# [Provided data]
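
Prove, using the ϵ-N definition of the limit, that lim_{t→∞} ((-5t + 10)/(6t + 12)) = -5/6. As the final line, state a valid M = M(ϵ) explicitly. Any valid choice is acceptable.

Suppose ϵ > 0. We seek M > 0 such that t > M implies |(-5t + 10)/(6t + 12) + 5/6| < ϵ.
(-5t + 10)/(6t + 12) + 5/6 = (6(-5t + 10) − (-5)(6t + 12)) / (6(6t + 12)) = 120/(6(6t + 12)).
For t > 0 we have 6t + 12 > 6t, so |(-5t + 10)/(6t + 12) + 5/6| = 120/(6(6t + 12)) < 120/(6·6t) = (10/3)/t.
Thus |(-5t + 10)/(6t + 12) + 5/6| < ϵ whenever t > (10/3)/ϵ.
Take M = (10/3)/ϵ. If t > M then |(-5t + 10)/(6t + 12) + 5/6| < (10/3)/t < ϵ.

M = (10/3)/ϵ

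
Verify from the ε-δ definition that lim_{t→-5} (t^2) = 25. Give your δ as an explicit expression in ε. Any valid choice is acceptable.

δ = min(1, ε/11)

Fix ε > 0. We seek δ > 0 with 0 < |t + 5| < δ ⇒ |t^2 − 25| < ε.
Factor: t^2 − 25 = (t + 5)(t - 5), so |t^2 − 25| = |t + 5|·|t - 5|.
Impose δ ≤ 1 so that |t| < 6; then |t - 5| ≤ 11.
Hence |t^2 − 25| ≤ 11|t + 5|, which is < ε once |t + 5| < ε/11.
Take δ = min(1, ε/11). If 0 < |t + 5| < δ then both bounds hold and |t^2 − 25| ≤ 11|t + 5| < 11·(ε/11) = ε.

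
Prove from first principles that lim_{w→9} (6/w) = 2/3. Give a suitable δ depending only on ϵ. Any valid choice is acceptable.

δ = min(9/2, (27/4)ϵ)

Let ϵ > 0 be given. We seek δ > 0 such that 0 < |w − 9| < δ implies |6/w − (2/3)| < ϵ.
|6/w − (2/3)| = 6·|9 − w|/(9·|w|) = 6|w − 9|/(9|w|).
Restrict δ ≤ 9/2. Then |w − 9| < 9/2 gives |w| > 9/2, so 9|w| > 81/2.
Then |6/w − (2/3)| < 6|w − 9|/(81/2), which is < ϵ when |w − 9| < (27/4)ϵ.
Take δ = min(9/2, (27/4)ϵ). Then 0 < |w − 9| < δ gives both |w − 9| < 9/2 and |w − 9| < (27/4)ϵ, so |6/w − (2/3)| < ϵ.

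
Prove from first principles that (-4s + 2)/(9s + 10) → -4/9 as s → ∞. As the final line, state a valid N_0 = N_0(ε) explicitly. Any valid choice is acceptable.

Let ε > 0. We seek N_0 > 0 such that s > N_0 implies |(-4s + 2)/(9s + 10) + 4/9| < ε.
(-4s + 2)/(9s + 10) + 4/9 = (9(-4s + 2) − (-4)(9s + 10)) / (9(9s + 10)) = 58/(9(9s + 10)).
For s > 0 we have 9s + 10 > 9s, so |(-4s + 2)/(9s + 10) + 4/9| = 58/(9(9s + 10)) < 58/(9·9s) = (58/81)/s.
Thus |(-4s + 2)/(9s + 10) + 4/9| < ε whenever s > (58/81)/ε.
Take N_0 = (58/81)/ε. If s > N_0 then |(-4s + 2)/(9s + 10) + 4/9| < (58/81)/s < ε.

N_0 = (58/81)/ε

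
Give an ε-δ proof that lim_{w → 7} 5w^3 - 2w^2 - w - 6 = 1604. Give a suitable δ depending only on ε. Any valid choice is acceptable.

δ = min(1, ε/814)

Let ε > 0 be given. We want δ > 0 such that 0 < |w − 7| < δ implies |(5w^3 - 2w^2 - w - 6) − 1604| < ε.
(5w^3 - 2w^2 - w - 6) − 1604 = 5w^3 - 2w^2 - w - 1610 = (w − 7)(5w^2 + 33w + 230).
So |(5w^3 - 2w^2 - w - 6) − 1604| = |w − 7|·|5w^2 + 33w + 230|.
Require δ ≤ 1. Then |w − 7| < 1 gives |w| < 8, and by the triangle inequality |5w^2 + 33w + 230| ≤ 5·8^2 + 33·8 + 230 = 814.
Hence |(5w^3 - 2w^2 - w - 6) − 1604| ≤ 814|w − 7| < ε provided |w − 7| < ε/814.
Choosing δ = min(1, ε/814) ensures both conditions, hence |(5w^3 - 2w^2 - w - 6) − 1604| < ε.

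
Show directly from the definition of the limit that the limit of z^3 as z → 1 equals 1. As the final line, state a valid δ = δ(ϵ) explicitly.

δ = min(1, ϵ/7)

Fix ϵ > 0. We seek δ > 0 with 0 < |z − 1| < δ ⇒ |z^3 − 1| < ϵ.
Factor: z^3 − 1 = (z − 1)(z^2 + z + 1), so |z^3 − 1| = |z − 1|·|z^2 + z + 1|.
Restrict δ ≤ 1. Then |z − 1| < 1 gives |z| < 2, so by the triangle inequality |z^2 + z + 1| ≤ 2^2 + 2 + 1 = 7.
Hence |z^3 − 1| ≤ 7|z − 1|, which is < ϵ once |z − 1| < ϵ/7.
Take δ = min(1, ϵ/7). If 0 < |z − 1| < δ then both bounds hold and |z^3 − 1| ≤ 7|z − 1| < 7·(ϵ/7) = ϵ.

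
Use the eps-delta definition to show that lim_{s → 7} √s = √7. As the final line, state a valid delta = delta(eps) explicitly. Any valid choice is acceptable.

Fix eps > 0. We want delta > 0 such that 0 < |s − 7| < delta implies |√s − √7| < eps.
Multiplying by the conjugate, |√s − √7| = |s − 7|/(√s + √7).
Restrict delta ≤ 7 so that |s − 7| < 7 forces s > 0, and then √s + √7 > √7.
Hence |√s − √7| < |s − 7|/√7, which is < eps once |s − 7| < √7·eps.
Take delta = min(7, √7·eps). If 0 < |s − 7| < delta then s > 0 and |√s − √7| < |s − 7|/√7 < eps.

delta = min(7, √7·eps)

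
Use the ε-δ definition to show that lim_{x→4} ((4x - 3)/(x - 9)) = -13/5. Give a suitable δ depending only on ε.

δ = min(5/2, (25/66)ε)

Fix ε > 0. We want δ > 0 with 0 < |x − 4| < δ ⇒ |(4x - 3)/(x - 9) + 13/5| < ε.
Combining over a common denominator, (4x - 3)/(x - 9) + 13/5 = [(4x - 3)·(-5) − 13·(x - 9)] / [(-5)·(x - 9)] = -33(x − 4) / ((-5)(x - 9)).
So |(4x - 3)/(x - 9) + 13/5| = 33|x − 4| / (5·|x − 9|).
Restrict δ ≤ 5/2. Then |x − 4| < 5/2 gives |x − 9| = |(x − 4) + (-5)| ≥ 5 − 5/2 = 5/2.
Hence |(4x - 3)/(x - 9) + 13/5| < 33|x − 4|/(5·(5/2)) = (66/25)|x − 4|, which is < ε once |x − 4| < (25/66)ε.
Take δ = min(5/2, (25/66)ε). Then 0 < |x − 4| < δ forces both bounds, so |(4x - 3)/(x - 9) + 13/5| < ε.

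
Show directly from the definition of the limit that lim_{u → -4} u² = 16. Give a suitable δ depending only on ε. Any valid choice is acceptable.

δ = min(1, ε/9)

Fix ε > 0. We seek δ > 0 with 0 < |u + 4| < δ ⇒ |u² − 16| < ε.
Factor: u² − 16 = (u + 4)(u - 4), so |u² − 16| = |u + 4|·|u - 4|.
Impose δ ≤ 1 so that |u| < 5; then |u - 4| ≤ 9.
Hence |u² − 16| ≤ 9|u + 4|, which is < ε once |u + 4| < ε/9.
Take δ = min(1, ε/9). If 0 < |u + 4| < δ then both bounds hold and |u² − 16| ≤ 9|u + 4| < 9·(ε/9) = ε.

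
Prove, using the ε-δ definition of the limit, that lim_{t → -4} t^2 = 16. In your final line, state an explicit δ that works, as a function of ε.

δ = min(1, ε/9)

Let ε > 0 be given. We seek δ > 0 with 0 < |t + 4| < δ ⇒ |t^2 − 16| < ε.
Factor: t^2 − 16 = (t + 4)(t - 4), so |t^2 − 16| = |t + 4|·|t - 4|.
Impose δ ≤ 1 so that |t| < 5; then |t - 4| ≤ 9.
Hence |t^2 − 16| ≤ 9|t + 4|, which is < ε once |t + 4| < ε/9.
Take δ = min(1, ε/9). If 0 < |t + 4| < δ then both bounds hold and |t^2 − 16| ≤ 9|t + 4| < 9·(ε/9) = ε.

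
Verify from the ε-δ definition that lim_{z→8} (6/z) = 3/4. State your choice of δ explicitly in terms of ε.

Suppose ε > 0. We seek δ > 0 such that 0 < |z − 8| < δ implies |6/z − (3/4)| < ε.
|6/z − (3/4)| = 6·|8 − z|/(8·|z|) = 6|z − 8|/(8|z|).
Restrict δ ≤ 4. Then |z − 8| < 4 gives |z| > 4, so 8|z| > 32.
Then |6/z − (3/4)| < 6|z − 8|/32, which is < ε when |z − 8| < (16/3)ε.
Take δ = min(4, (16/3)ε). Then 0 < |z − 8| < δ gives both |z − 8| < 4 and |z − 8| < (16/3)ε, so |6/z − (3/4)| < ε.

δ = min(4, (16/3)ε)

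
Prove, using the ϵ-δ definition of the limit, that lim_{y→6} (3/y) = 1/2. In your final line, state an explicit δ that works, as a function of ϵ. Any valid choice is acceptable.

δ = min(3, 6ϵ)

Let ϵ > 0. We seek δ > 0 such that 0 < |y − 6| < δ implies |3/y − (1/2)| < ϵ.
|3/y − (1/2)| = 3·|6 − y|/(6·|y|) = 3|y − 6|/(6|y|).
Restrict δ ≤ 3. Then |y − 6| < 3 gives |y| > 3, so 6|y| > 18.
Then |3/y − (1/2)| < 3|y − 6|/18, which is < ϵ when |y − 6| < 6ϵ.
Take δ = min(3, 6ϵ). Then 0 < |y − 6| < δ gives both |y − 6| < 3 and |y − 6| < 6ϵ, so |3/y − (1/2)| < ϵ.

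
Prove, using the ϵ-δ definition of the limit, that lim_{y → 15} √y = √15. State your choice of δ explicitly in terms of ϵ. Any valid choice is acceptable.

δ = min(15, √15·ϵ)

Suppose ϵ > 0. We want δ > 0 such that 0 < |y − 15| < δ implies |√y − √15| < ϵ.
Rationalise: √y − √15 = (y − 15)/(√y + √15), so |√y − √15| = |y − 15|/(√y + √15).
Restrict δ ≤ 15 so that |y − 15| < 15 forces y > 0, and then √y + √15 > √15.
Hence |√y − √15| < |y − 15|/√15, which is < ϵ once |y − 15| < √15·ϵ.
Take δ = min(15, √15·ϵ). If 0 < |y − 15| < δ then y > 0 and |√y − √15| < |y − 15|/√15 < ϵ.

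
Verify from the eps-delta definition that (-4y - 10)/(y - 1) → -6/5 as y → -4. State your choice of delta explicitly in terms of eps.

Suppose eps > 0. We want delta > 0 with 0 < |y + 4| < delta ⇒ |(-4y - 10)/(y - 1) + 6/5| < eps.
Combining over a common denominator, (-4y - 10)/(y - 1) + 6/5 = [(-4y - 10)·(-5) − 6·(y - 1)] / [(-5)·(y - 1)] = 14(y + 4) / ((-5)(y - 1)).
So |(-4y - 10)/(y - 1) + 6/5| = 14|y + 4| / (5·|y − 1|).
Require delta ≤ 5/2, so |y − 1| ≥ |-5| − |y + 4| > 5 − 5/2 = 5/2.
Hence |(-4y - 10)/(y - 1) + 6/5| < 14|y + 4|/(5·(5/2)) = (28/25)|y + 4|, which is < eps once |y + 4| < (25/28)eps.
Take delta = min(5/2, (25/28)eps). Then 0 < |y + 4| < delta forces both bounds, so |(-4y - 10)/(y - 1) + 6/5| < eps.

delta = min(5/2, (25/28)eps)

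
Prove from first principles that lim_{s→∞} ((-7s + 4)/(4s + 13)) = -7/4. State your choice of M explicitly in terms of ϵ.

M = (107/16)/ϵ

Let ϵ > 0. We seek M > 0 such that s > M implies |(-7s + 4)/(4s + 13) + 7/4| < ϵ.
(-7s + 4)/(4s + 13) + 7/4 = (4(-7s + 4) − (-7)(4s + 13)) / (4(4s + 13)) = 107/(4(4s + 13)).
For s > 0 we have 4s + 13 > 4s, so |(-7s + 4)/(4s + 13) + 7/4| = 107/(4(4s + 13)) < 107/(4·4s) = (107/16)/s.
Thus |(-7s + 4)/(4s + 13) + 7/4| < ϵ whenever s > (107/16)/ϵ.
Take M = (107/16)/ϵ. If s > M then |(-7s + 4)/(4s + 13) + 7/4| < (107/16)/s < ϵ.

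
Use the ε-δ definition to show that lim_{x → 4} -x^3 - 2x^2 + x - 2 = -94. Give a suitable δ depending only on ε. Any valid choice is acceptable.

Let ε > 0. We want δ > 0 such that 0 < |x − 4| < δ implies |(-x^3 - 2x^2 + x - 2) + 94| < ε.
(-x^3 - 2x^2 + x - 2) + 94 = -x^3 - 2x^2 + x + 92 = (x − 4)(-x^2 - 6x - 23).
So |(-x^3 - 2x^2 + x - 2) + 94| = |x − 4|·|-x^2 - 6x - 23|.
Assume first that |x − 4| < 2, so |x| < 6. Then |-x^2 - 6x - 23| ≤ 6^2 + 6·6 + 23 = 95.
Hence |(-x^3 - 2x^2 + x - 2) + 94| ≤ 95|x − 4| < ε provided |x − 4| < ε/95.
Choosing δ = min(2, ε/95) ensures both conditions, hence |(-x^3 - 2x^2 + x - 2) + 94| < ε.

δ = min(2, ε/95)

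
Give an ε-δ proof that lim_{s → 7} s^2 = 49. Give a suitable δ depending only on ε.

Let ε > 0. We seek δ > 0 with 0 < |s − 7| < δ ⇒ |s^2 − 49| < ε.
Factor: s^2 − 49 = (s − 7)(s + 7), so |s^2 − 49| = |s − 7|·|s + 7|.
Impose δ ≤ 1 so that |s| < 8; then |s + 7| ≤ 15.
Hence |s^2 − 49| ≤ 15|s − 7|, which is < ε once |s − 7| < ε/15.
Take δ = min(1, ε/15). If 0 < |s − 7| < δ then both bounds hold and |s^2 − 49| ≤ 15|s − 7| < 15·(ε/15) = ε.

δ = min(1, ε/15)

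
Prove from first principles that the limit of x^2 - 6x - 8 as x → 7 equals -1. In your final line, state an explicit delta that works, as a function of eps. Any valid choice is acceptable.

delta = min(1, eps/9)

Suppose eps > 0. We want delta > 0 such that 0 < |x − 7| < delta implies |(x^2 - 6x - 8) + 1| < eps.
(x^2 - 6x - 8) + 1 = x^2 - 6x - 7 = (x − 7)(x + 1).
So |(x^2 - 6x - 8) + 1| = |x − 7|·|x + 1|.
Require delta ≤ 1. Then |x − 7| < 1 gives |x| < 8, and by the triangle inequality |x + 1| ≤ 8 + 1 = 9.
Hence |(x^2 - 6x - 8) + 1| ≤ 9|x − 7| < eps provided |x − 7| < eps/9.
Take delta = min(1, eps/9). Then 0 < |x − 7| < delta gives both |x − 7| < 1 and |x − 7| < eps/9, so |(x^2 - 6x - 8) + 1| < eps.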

# [Exercise]
From the line that contains "s^2 = 49. Give" through the end of the records above, print every line exactly and nothing else.

# [Task solution]
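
Give an ε-δ proof that lim_{s → 7} s^2 = 49. Give a suitable δ depending only on ε.

Let ε > 0. We seek δ > 0 with 0 < |s − 7| < δ ⇒ |s^2 − 49| < ε.
Factor: s^2 − 49 = (s − 7)(s + 7), so |s^2 − 49| = |s − 7|·|s + 7|.
Impose δ ≤ 1 so that |s| < 8; then |s + 7| ≤ 15.
Hence |s^2 − 49| ≤ 15|s − 7|, which is < ε once |s − 7| < ε/15.
Take δ = min(1, ε/15). If 0 < |s − 7| < δ then both bounds hold and |s^2 − 49| ≤ 15|s − 7| < 15·(ε/15) = ε.

δ = min(1, ε/15)

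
Prove from first principles that the limit of x^2 - 6x - 8 as x → 7 equals -1. In your final line, state an explicit delta that works, as a function of eps. Any valid choice is acceptable.

delta = min(1, eps/9)

Suppose eps > 0. We want delta > 0 such that 0 < |x − 7| < delta implies |(x^2 - 6x - 8) + 1| < eps.
(x^2 - 6x - 8) + 1 = x^2 - 6x - 7 = (x − 7)(x + 1).
So |(x^2 - 6x - 8) + 1| = |x − 7|·|x + 1|.
Require delta ≤ 1. Then |x − 7| < 1 gives |x| < 8, and by the triangle inequality |x + 1| ≤ 8 + 1 = 9.
Hence |(x^2 - 6x - 8) + 1| ≤ 9|x − 7| < eps provided |x − 7| < eps/9.
Take delta = min(1, eps/9). Then 0 < |x − 7| < delta gives both |x − 7| < 1 and |x − 7| < eps/9, so |(x^2 - 6x - 8) + 1| < eps.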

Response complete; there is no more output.